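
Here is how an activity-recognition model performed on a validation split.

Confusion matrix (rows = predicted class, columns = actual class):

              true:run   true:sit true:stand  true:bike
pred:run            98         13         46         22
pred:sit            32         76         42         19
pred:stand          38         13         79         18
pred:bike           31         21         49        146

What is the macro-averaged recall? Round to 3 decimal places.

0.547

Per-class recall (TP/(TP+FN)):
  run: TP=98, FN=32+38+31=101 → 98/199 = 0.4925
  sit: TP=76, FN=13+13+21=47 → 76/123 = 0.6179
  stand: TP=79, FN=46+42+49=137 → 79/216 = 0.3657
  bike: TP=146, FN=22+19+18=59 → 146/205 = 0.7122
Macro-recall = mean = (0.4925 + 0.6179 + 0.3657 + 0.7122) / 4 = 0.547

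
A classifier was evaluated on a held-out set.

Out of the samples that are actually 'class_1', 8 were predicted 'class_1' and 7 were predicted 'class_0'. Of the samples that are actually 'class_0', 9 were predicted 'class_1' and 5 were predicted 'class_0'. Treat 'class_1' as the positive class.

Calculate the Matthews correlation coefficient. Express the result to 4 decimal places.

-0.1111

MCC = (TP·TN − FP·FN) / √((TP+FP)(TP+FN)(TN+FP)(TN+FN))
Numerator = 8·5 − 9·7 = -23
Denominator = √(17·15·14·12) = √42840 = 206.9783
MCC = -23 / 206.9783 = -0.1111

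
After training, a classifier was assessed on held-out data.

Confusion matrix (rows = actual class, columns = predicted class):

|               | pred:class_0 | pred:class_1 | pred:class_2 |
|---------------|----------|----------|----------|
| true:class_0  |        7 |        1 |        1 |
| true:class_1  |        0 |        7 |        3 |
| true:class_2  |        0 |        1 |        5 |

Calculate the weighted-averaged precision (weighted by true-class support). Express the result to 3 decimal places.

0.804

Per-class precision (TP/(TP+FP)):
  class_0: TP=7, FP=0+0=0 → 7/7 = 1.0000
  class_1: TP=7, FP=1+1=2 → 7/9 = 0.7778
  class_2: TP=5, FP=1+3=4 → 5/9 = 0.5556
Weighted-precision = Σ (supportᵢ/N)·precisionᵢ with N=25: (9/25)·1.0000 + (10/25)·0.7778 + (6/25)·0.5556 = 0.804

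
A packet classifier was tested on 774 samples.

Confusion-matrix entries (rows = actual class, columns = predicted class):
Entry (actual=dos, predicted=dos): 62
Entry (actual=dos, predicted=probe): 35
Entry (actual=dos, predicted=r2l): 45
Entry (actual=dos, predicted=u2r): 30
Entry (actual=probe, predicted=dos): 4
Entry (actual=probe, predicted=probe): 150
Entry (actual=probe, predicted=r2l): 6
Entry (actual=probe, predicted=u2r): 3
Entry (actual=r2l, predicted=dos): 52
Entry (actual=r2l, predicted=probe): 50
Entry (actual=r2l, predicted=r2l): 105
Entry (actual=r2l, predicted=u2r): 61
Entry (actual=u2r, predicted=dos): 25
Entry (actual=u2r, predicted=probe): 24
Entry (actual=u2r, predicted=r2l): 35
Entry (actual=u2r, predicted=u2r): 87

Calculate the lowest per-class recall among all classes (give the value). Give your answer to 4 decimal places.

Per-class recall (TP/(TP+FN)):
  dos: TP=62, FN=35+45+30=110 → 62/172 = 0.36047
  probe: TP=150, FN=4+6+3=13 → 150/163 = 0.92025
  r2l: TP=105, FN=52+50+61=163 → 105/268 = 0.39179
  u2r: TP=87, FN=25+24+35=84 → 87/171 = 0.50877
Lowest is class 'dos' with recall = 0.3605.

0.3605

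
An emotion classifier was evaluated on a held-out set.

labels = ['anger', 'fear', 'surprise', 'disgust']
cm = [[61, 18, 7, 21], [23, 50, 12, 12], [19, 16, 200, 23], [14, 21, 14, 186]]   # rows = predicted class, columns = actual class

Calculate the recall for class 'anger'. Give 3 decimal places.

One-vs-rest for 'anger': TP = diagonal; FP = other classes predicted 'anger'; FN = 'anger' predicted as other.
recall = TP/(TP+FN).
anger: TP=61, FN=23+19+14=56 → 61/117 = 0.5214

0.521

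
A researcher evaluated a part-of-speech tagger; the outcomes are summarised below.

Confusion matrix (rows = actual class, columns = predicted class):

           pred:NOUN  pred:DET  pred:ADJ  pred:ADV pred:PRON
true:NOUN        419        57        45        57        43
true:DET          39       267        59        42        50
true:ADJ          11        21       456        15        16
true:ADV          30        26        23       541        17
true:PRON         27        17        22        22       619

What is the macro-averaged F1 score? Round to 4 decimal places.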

⁂

• What the task asks:
Copy word for word the stretch of entries above from the line that has "Entry (actual=probe, predicted=probe): 150" through the line that has "Entry (actual=u2r, predicted=u2r): 87", both ends included, and nothing outside it.

• Response below:
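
Entry (actual=probe, predicted=probe): 150
Entry (actual=probe, predicted=r2l): 6
Entry (actual=probe, predicted=u2r): 3
Entry (actual=r2l, predicted=dos): 52
Entry (actual=r2l, predicted=probe): 50
Entry (actual=r2l, predicted=r2l): 105
Entry (actual=r2l, predicted=u2r): 61
Entry (actual=u2r, predicted=dos): 25
Entry (actual=u2r, predicted=probe): 24
Entry (actual=u2r, predicted=r2l): 35
Entry (actual=u2r, predicted=u2r): 87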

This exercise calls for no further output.